PROBLEM: Below are some entries. Repeat exactly the lines from the one with "Bolted tension connection" through the one with "plate, and block", and only those.

[Data excerpts]
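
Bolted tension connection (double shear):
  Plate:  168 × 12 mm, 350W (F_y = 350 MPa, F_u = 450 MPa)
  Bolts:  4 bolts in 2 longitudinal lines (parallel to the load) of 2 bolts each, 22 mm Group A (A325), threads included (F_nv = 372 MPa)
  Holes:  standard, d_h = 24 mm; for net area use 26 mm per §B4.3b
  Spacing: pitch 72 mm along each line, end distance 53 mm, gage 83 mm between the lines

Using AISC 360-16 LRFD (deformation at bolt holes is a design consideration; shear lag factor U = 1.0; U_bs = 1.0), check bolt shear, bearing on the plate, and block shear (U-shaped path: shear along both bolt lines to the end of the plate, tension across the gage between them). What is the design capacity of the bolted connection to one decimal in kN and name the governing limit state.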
--
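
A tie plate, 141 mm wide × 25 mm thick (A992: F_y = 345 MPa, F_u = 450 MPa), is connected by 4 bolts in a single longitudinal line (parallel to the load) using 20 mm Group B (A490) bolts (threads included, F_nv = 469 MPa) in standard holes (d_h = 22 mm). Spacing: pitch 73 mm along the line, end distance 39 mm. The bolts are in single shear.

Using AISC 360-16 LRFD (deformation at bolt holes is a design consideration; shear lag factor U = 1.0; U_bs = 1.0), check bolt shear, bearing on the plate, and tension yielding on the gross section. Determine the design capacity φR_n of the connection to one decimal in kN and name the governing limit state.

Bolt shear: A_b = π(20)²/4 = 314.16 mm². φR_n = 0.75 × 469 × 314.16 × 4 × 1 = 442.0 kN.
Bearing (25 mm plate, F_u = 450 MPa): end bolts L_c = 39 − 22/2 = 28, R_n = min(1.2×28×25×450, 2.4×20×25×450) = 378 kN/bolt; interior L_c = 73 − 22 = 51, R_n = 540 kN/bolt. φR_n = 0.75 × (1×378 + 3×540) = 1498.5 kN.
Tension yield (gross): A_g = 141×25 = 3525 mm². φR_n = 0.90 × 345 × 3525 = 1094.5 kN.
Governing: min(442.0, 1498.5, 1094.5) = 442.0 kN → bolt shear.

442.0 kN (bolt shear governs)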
...
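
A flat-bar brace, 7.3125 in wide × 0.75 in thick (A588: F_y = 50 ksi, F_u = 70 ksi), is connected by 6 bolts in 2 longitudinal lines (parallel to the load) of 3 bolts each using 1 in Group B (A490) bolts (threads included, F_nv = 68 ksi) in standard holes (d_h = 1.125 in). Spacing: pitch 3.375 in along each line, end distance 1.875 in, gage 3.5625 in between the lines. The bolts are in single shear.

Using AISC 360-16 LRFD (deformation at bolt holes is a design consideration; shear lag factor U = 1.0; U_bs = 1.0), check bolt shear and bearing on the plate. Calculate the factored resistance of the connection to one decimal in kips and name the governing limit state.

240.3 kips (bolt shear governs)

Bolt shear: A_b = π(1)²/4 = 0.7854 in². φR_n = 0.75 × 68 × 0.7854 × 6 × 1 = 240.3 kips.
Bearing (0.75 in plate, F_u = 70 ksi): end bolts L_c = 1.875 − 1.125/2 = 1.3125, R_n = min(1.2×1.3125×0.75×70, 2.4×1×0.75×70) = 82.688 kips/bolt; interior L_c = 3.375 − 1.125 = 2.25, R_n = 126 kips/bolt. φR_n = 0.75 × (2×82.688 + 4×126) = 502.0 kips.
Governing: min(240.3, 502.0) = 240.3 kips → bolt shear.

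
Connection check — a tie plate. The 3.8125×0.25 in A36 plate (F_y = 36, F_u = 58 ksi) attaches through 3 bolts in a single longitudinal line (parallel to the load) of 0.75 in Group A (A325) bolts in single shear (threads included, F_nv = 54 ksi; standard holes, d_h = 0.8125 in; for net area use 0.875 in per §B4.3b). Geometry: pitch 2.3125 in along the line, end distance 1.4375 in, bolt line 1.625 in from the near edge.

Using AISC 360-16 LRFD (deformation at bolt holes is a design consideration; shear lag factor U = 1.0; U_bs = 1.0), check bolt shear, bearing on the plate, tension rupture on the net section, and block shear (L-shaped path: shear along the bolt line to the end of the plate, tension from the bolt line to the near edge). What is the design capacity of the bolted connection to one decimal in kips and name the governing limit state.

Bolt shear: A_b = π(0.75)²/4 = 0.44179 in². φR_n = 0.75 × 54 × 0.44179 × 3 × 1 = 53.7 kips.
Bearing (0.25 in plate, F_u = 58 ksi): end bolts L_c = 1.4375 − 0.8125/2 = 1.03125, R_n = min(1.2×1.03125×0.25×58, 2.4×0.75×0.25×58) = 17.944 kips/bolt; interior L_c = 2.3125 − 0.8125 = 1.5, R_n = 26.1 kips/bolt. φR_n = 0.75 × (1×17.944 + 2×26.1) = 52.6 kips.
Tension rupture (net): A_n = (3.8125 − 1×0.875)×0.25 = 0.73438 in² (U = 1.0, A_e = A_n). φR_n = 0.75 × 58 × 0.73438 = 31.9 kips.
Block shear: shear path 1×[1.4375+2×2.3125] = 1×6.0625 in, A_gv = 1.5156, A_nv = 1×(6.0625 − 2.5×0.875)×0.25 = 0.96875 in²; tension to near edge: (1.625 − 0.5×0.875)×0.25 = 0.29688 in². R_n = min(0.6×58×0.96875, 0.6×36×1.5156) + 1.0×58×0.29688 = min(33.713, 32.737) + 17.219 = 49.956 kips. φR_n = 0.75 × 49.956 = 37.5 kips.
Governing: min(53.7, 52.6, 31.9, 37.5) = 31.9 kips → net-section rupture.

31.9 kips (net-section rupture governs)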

EXERCISE OUTPUT:
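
Bolted tension connection (double shear):
  Plate:  168 × 12 mm, 350W (F_y = 350 MPa, F_u = 450 MPa)
  Bolts:  4 bolts in 2 longitudinal lines (parallel to the load) of 2 bolts each, 22 mm Group A (A325), threads included (F_nv = 372 MPa)
  Holes:  standard, d_h = 24 mm; for net area use 26 mm per §B4.3b
  Spacing: pitch 72 mm along each line, end distance 53 mm, gage 83 mm between the lines

Using AISC 360-16 LRFD (deformation at bolt holes is a design consideration; shear lag factor U = 1.0; U_bs = 1.0), check bolt shear, bearing on the plate, and block shear (U-shaped path: shear along both bolt lines to the end of the plate, tension across the gage between them). What is the design capacity of the bolted connection to one decimal in kN and name the governing limit state.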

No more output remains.